- **Your objective**: Your response should contain every record below, copied exactly.
Start of Data records
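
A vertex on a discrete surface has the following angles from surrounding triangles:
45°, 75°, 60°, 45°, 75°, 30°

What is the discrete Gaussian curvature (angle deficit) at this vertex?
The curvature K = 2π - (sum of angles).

Sum of angles = 330°. K = 360° - 330° = 30°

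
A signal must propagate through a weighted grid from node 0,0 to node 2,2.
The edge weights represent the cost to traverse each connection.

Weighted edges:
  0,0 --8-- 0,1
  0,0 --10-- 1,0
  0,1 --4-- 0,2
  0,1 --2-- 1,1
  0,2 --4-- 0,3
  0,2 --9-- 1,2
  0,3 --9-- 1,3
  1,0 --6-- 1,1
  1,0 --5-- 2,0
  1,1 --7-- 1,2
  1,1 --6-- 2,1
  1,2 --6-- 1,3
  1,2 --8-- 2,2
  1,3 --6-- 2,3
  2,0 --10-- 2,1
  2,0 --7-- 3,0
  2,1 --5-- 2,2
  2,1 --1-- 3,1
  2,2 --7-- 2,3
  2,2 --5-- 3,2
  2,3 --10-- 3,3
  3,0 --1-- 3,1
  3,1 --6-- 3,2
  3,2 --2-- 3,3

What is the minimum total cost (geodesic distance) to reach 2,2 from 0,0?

Shortest path: 0,0 → 0,1 → 1,1 → 2,1 → 2,2, total weight = 21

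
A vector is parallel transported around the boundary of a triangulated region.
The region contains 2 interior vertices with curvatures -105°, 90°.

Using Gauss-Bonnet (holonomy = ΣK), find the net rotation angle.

Holonomy = total enclosed curvature = (-105°) + 90° = -15°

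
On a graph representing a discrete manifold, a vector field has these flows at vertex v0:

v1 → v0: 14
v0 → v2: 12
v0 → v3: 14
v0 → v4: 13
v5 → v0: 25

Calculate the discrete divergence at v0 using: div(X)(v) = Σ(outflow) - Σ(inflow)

Divergence = sum of outgoing flows = (-14) + 12 + 14 + 13 + (-25) = 0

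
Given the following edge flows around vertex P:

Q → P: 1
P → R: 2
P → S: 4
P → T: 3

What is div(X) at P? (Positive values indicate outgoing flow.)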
End of Data records
- **Written answer**:
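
A vertex on a discrete surface has the following angles from surrounding triangles:
45°, 75°, 60°, 45°, 75°, 30°

What is the discrete Gaussian curvature (angle deficit) at this vertex?
The curvature K = 2π - (sum of angles).

Sum of angles = 330°. K = 360° - 330° = 30°

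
A signal must propagate through a weighted grid from node 0,0 to node 2,2.
The edge weights represent the cost to traverse each connection.

Weighted edges:
  0,0 --8-- 0,1
  0,0 --10-- 1,0
  0,1 --4-- 0,2
  0,1 --2-- 1,1
  0,2 --4-- 0,3
  0,2 --9-- 1,2
  0,3 --9-- 1,3
  1,0 --6-- 1,1
  1,0 --5-- 2,0
  1,1 --7-- 1,2
  1,1 --6-- 2,1
  1,2 --6-- 1,3
  1,2 --8-- 2,2
  1,3 --6-- 2,3
  2,0 --10-- 2,1
  2,0 --7-- 3,0
  2,1 --5-- 2,2
  2,1 --1-- 3,1
  2,2 --7-- 2,3
  2,2 --5-- 3,2
  2,3 --10-- 3,3
  3,0 --1-- 3,1
  3,1 --6-- 3,2
  3,2 --2-- 3,3

What is the minimum total cost (geodesic distance) to reach 2,2 from 0,0?

Shortest path: 0,0 → 0,1 → 1,1 → 2,1 → 2,2, total weight = 21

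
A vector is parallel transported around the boundary of a triangulated region.
The region contains 2 interior vertices with curvatures -105°, 90°.

Using Gauss-Bonnet (holonomy = ΣK), find the net rotation angle.

Holonomy = total enclosed curvature = (-105°) + 90° = -15°

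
On a graph representing a discrete manifold, a vector field has these flows at vertex v0:

v1 → v0: 14
v0 → v2: 12
v0 → v3: 14
v0 → v4: 13
v5 → v0: 25

Calculate the discrete divergence at v0 using: div(X)(v) = Σ(outflow) - Σ(inflow)

Divergence = sum of outgoing flows = (-14) + 12 + 14 + 13 + (-25) = 0

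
Given the following edge flows around vertex P:

Q → P: 1
P → R: 2
P → S: 4
P → T: 3

What is div(X) at P? (Positive values indicate outgoing flow.)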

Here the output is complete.